Items from a data source
========================

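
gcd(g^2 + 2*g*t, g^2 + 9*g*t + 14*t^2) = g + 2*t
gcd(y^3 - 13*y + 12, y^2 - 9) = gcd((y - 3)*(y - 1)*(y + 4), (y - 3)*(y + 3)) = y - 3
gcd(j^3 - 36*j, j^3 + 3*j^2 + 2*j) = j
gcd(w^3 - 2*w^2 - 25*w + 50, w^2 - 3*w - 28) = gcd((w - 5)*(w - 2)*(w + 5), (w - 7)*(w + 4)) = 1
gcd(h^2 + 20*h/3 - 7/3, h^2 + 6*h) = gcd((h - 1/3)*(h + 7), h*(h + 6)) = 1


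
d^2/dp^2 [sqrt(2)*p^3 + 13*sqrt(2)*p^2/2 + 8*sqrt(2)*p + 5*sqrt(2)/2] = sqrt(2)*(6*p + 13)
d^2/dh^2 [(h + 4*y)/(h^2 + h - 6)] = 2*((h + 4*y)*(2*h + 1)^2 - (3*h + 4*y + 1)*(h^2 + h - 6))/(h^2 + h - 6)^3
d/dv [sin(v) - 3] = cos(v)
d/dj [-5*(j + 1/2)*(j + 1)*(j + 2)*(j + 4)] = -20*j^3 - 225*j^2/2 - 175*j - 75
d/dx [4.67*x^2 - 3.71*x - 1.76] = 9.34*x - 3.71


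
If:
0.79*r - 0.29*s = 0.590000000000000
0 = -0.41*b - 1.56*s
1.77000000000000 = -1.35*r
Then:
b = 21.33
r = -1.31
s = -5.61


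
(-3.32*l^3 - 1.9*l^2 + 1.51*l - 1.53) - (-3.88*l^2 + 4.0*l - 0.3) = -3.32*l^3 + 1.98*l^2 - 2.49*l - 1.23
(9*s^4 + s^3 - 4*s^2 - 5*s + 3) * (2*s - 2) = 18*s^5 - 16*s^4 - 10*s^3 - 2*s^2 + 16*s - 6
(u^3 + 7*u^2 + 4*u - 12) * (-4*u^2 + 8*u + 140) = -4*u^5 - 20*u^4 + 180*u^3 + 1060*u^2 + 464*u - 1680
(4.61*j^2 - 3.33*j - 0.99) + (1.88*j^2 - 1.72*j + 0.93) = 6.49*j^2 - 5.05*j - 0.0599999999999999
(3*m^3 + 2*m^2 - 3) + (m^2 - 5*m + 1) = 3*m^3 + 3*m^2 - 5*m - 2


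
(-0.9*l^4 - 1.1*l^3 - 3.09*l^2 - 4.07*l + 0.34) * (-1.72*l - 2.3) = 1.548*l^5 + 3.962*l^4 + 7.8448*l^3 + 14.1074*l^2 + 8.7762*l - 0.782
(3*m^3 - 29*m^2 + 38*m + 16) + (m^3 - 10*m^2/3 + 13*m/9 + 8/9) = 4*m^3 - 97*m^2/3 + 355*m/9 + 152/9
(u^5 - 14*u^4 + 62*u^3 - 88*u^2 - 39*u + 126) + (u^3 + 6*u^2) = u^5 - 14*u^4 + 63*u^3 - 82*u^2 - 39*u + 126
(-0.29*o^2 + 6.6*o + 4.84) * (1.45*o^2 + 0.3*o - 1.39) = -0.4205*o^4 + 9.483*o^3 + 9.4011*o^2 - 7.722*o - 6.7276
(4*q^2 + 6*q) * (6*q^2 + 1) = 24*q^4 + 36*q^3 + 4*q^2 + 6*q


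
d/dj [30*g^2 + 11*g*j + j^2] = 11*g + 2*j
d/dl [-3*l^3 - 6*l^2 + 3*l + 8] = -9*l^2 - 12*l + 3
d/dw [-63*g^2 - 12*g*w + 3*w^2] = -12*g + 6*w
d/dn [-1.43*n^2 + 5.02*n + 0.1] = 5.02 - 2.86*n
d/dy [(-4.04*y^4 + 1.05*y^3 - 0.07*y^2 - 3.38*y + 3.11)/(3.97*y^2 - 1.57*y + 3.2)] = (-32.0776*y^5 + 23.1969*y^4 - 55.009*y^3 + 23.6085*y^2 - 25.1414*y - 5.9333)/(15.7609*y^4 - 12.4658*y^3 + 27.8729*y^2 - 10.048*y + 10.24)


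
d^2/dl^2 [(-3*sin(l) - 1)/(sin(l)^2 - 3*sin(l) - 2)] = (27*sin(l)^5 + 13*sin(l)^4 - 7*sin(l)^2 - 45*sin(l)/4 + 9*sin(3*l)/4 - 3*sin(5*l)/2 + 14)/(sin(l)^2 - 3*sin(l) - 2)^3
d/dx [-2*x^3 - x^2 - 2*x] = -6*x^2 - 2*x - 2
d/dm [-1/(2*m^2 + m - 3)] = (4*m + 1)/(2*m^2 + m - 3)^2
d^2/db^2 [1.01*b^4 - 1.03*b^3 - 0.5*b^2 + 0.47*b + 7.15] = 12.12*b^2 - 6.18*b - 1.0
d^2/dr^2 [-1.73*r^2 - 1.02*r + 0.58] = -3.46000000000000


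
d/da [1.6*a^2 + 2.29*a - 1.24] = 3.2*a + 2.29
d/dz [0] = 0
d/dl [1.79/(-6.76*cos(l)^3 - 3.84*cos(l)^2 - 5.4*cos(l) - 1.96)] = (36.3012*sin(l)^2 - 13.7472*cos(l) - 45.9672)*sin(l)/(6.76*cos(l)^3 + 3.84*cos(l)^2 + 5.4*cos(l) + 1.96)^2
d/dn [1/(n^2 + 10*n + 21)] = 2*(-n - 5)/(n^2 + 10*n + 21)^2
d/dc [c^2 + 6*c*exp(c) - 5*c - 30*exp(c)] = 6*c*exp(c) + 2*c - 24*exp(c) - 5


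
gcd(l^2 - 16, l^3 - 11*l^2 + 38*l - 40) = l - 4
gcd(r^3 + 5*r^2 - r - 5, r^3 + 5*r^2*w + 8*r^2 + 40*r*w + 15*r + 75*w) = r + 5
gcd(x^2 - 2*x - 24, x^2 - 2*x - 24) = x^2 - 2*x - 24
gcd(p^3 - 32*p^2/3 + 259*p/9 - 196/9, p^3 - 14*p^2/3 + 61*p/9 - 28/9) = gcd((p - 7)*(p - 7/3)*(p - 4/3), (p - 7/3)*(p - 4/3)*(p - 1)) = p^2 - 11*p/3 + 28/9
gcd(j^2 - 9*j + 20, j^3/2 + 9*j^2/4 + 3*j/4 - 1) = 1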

========================

ACTIVITY -
Output every record verbatim.

TASK RESPONSE -
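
gcd(g^2 + 2*g*t, g^2 + 9*g*t + 14*t^2) = g + 2*t
gcd(y^3 - 13*y + 12, y^2 - 9) = gcd((y - 3)*(y - 1)*(y + 4), (y - 3)*(y + 3)) = y - 3
gcd(j^3 - 36*j, j^3 + 3*j^2 + 2*j) = j
gcd(w^3 - 2*w^2 - 25*w + 50, w^2 - 3*w - 28) = gcd((w - 5)*(w - 2)*(w + 5), (w - 7)*(w + 4)) = 1
gcd(h^2 + 20*h/3 - 7/3, h^2 + 6*h) = gcd((h - 1/3)*(h + 7), h*(h + 6)) = 1


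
d^2/dp^2 [sqrt(2)*p^3 + 13*sqrt(2)*p^2/2 + 8*sqrt(2)*p + 5*sqrt(2)/2] = sqrt(2)*(6*p + 13)
d^2/dh^2 [(h + 4*y)/(h^2 + h - 6)] = 2*((h + 4*y)*(2*h + 1)^2 - (3*h + 4*y + 1)*(h^2 + h - 6))/(h^2 + h - 6)^3
d/dv [sin(v) - 3] = cos(v)
d/dj [-5*(j + 1/2)*(j + 1)*(j + 2)*(j + 4)] = -20*j^3 - 225*j^2/2 - 175*j - 75
d/dx [4.67*x^2 - 3.71*x - 1.76] = 9.34*x - 3.71


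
If:
0.79*r - 0.29*s = 0.590000000000000
0 = -0.41*b - 1.56*s
1.77000000000000 = -1.35*r
Then:
b = 21.33
r = -1.31
s = -5.61


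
(-3.32*l^3 - 1.9*l^2 + 1.51*l - 1.53) - (-3.88*l^2 + 4.0*l - 0.3) = -3.32*l^3 + 1.98*l^2 - 2.49*l - 1.23
(9*s^4 + s^3 - 4*s^2 - 5*s + 3) * (2*s - 2) = 18*s^5 - 16*s^4 - 10*s^3 - 2*s^2 + 16*s - 6
(u^3 + 7*u^2 + 4*u - 12) * (-4*u^2 + 8*u + 140) = -4*u^5 - 20*u^4 + 180*u^3 + 1060*u^2 + 464*u - 1680
(4.61*j^2 - 3.33*j - 0.99) + (1.88*j^2 - 1.72*j + 0.93) = 6.49*j^2 - 5.05*j - 0.0599999999999999
(3*m^3 + 2*m^2 - 3) + (m^2 - 5*m + 1) = 3*m^3 + 3*m^2 - 5*m - 2


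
(-0.9*l^4 - 1.1*l^3 - 3.09*l^2 - 4.07*l + 0.34) * (-1.72*l - 2.3) = 1.548*l^5 + 3.962*l^4 + 7.8448*l^3 + 14.1074*l^2 + 8.7762*l - 0.782
(3*m^3 - 29*m^2 + 38*m + 16) + (m^3 - 10*m^2/3 + 13*m/9 + 8/9) = 4*m^3 - 97*m^2/3 + 355*m/9 + 152/9
(u^5 - 14*u^4 + 62*u^3 - 88*u^2 - 39*u + 126) + (u^3 + 6*u^2) = u^5 - 14*u^4 + 63*u^3 - 82*u^2 - 39*u + 126
(-0.29*o^2 + 6.6*o + 4.84) * (1.45*o^2 + 0.3*o - 1.39) = -0.4205*o^4 + 9.483*o^3 + 9.4011*o^2 - 7.722*o - 6.7276
(4*q^2 + 6*q) * (6*q^2 + 1) = 24*q^4 + 36*q^3 + 4*q^2 + 6*q


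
d/dj [30*g^2 + 11*g*j + j^2] = 11*g + 2*j
d/dl [-3*l^3 - 6*l^2 + 3*l + 8] = -9*l^2 - 12*l + 3
d/dw [-63*g^2 - 12*g*w + 3*w^2] = -12*g + 6*w
d/dn [-1.43*n^2 + 5.02*n + 0.1] = 5.02 - 2.86*n
d/dy [(-4.04*y^4 + 1.05*y^3 - 0.07*y^2 - 3.38*y + 3.11)/(3.97*y^2 - 1.57*y + 3.2)] = (-32.0776*y^5 + 23.1969*y^4 - 55.009*y^3 + 23.6085*y^2 - 25.1414*y - 5.9333)/(15.7609*y^4 - 12.4658*y^3 + 27.8729*y^2 - 10.048*y + 10.24)


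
d^2/dl^2 [(-3*sin(l) - 1)/(sin(l)^2 - 3*sin(l) - 2)] = (27*sin(l)^5 + 13*sin(l)^4 - 7*sin(l)^2 - 45*sin(l)/4 + 9*sin(3*l)/4 - 3*sin(5*l)/2 + 14)/(sin(l)^2 - 3*sin(l) - 2)^3
d/dx [-2*x^3 - x^2 - 2*x] = -6*x^2 - 2*x - 2
d/dm [-1/(2*m^2 + m - 3)] = (4*m + 1)/(2*m^2 + m - 3)^2
d^2/db^2 [1.01*b^4 - 1.03*b^3 - 0.5*b^2 + 0.47*b + 7.15] = 12.12*b^2 - 6.18*b - 1.0
d^2/dr^2 [-1.73*r^2 - 1.02*r + 0.58] = -3.46000000000000


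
d/da [1.6*a^2 + 2.29*a - 1.24] = 3.2*a + 2.29
d/dz [0] = 0
d/dl [1.79/(-6.76*cos(l)^3 - 3.84*cos(l)^2 - 5.4*cos(l) - 1.96)] = (36.3012*sin(l)^2 - 13.7472*cos(l) - 45.9672)*sin(l)/(6.76*cos(l)^3 + 3.84*cos(l)^2 + 5.4*cos(l) + 1.96)^2
d/dn [1/(n^2 + 10*n + 21)] = 2*(-n - 5)/(n^2 + 10*n + 21)^2
d/dc [c^2 + 6*c*exp(c) - 5*c - 30*exp(c)] = 6*c*exp(c) + 2*c - 24*exp(c) - 5


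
gcd(l^2 - 16, l^3 - 11*l^2 + 38*l - 40) = l - 4
gcd(r^3 + 5*r^2 - r - 5, r^3 + 5*r^2*w + 8*r^2 + 40*r*w + 15*r + 75*w) = r + 5
gcd(x^2 - 2*x - 24, x^2 - 2*x - 24) = x^2 - 2*x - 24
gcd(p^3 - 32*p^2/3 + 259*p/9 - 196/9, p^3 - 14*p^2/3 + 61*p/9 - 28/9) = gcd((p - 7)*(p - 7/3)*(p - 4/3), (p - 7/3)*(p - 4/3)*(p - 1)) = p^2 - 11*p/3 + 28/9
gcd(j^2 - 9*j + 20, j^3/2 + 9*j^2/4 + 3*j/4 - 1) = 1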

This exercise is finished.